Saved entries:
————
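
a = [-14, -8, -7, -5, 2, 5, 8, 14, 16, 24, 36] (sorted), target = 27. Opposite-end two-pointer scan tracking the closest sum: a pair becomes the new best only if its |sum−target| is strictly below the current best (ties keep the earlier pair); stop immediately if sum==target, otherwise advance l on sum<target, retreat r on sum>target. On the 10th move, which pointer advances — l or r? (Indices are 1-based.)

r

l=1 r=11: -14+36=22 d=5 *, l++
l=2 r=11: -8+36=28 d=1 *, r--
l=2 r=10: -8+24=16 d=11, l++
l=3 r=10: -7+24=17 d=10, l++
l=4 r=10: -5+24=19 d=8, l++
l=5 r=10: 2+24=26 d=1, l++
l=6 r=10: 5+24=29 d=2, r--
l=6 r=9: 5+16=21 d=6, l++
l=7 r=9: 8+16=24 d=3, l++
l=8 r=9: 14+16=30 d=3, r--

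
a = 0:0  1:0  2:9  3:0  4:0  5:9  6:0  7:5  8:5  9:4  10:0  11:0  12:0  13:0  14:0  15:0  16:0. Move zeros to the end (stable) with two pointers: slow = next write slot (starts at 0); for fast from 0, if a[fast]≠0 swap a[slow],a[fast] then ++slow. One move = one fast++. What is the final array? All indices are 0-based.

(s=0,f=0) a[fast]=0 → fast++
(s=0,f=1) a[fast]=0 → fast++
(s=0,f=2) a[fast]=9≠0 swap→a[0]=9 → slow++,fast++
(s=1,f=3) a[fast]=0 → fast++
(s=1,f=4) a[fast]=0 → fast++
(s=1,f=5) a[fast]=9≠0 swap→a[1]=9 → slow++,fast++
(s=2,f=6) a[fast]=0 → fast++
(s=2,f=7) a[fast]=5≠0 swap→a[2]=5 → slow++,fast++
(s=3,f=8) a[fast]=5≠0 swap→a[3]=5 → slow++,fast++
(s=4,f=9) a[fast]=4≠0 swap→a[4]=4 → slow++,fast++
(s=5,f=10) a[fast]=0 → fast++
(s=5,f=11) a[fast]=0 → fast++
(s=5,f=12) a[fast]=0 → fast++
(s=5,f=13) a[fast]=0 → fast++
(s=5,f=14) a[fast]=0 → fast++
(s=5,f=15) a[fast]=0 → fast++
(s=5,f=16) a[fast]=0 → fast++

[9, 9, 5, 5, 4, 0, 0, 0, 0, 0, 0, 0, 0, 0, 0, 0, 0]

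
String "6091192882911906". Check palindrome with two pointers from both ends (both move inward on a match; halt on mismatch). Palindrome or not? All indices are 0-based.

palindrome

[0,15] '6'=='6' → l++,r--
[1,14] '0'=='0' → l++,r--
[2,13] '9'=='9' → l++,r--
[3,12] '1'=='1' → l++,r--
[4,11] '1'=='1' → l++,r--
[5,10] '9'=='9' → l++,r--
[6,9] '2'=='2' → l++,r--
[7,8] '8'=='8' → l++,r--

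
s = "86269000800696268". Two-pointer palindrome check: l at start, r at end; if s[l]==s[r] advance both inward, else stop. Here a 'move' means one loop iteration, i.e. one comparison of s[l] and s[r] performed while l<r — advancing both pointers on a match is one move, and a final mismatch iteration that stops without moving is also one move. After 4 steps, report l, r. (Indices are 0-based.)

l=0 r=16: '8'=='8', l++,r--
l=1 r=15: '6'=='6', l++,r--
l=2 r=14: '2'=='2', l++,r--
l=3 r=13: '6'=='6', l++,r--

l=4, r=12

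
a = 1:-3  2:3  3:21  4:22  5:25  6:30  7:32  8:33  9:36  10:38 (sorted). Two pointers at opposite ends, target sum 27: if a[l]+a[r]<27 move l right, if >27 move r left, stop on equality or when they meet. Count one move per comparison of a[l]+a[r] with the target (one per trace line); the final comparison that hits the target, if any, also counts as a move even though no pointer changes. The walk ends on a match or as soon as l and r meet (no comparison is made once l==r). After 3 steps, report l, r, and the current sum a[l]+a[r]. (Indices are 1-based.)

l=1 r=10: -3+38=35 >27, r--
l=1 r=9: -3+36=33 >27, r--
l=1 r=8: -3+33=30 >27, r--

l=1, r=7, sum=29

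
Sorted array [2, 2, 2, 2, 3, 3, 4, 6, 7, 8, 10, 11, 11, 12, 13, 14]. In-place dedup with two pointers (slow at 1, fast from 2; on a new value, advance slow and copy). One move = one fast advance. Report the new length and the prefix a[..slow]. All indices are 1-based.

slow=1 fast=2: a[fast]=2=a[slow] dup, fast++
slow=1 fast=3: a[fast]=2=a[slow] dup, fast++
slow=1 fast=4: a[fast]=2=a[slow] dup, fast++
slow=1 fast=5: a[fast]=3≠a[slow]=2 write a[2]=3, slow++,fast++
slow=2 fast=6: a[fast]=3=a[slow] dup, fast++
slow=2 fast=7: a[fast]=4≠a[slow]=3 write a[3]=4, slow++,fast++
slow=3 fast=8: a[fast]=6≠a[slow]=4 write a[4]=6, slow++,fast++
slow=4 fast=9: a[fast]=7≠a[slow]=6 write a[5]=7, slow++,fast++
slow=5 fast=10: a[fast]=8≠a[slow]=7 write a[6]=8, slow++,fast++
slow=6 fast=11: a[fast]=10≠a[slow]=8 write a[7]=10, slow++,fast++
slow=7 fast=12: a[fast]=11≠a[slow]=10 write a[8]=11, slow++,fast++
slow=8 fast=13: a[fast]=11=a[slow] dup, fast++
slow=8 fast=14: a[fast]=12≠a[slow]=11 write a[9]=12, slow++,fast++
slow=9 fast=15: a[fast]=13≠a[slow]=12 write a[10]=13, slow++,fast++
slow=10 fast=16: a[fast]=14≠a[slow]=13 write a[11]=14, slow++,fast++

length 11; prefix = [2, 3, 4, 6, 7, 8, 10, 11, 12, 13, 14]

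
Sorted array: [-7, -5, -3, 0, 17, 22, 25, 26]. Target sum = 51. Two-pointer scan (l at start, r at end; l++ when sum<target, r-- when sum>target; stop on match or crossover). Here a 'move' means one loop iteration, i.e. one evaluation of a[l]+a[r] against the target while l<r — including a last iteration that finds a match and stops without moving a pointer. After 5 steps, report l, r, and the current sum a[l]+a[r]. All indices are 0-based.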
————
EXERCISE DETAILS: Every entry must be duplicated exactly as it was written.

PROBLEM SOLUTION:
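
a = [-14, -8, -7, -5, 2, 5, 8, 14, 16, 24, 36] (sorted), target = 27. Opposite-end two-pointer scan tracking the closest sum: a pair becomes the new best only if its |sum−target| is strictly below the current best (ties keep the earlier pair); stop immediately if sum==target, otherwise advance l on sum<target, retreat r on sum>target. On the 10th move, which pointer advances — l or r? (Indices are 1-based.)

r

l=1 r=11: -14+36=22 d=5 *, l++
l=2 r=11: -8+36=28 d=1 *, r--
l=2 r=10: -8+24=16 d=11, l++
l=3 r=10: -7+24=17 d=10, l++
l=4 r=10: -5+24=19 d=8, l++
l=5 r=10: 2+24=26 d=1, l++
l=6 r=10: 5+24=29 d=2, r--
l=6 r=9: 5+16=21 d=6, l++
l=7 r=9: 8+16=24 d=3, l++
l=8 r=9: 14+16=30 d=3, r--

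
a = 0:0  1:0  2:9  3:0  4:0  5:9  6:0  7:5  8:5  9:4  10:0  11:0  12:0  13:0  14:0  15:0  16:0. Move zeros to the end (stable) with two pointers: slow = next write slot (starts at 0); for fast from 0, if a[fast]≠0 swap a[slow],a[fast] then ++slow. One move = one fast++. What is the final array? All indices are 0-based.

(s=0,f=0) a[fast]=0 → fast++
(s=0,f=1) a[fast]=0 → fast++
(s=0,f=2) a[fast]=9≠0 swap→a[0]=9 → slow++,fast++
(s=1,f=3) a[fast]=0 → fast++
(s=1,f=4) a[fast]=0 → fast++
(s=1,f=5) a[fast]=9≠0 swap→a[1]=9 → slow++,fast++
(s=2,f=6) a[fast]=0 → fast++
(s=2,f=7) a[fast]=5≠0 swap→a[2]=5 → slow++,fast++
(s=3,f=8) a[fast]=5≠0 swap→a[3]=5 → slow++,fast++
(s=4,f=9) a[fast]=4≠0 swap→a[4]=4 → slow++,fast++
(s=5,f=10) a[fast]=0 → fast++
(s=5,f=11) a[fast]=0 → fast++
(s=5,f=12) a[fast]=0 → fast++
(s=5,f=13) a[fast]=0 → fast++
(s=5,f=14) a[fast]=0 → fast++
(s=5,f=15) a[fast]=0 → fast++
(s=5,f=16) a[fast]=0 → fast++

[9, 9, 5, 5, 4, 0, 0, 0, 0, 0, 0, 0, 0, 0, 0, 0, 0]

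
String "6091192882911906". Check palindrome with two pointers from both ends (both move inward on a match; halt on mismatch). Palindrome or not? All indices are 0-based.

palindrome

[0,15] '6'=='6' → l++,r--
[1,14] '0'=='0' → l++,r--
[2,13] '9'=='9' → l++,r--
[3,12] '1'=='1' → l++,r--
[4,11] '1'=='1' → l++,r--
[5,10] '9'=='9' → l++,r--
[6,9] '2'=='2' → l++,r--
[7,8] '8'=='8' → l++,r--

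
s = "86269000800696268". Two-pointer palindrome check: l at start, r at end; if s[l]==s[r] advance both inward, else stop. Here a 'move' means one loop iteration, i.e. one comparison of s[l] and s[r] performed while l<r — advancing both pointers on a match is one move, and a final mismatch iteration that stops without moving is also one move. After 4 steps, report l, r. (Indices are 0-based.)

l=0 r=16: '8'=='8', l++,r--
l=1 r=15: '6'=='6', l++,r--
l=2 r=14: '2'=='2', l++,r--
l=3 r=13: '6'=='6', l++,r--

l=4, r=12

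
a = 1:-3  2:3  3:21  4:22  5:25  6:30  7:32  8:33  9:36  10:38 (sorted). Two pointers at opposite ends, target sum 27: if a[l]+a[r]<27 move l right, if >27 move r left, stop on equality or when they meet. Count one move per comparison of a[l]+a[r] with the target (one per trace line); the final comparison that hits the target, if any, also counts as a move even though no pointer changes. The walk ends on a match or as soon as l and r meet (no comparison is made once l==r). After 3 steps, report l, r, and the current sum a[l]+a[r]. (Indices are 1-based.)

l=1 r=10: -3+38=35 >27, r--
l=1 r=9: -3+36=33 >27, r--
l=1 r=8: -3+33=30 >27, r--

l=1, r=7, sum=29

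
Sorted array [2, 2, 2, 2, 3, 3, 4, 6, 7, 8, 10, 11, 11, 12, 13, 14]. In-place dedup with two pointers (slow at 1, fast from 2; on a new value, advance slow and copy). One move = one fast advance. Report the new length and the prefix a[..slow]. All indices are 1-based.

slow=1 fast=2: a[fast]=2=a[slow] dup, fast++
slow=1 fast=3: a[fast]=2=a[slow] dup, fast++
slow=1 fast=4: a[fast]=2=a[slow] dup, fast++
slow=1 fast=5: a[fast]=3≠a[slow]=2 write a[2]=3, slow++,fast++
slow=2 fast=6: a[fast]=3=a[slow] dup, fast++
slow=2 fast=7: a[fast]=4≠a[slow]=3 write a[3]=4, slow++,fast++
slow=3 fast=8: a[fast]=6≠a[slow]=4 write a[4]=6, slow++,fast++
slow=4 fast=9: a[fast]=7≠a[slow]=6 write a[5]=7, slow++,fast++
slow=5 fast=10: a[fast]=8≠a[slow]=7 write a[6]=8, slow++,fast++
slow=6 fast=11: a[fast]=10≠a[slow]=8 write a[7]=10, slow++,fast++
slow=7 fast=12: a[fast]=11≠a[slow]=10 write a[8]=11, slow++,fast++
slow=8 fast=13: a[fast]=11=a[slow] dup, fast++
slow=8 fast=14: a[fast]=12≠a[slow]=11 write a[9]=12, slow++,fast++
slow=9 fast=15: a[fast]=13≠a[slow]=12 write a[10]=13, slow++,fast++
slow=10 fast=16: a[fast]=14≠a[slow]=13 write a[11]=14, slow++,fast++

length 11; prefix = [2, 3, 4, 6, 7, 8, 10, 11, 12, 13, 14]

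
Sorted array: [-7, -5, -3, 0, 17, 22, 25, 26]. Target sum = 51. Two-pointer scan (l at start, r at end; l++ when sum<target, r-- when sum>target; stop on match or crossover). Here a 'move' means one loop iteration, i.e. one evaluation of a[l]+a[r] against the target while l<r — including a last iteration that finds a match and stops without moving a pointer. After 5 steps, report l, r, and the current sum a[l]+a[r]. All indices are 0-based.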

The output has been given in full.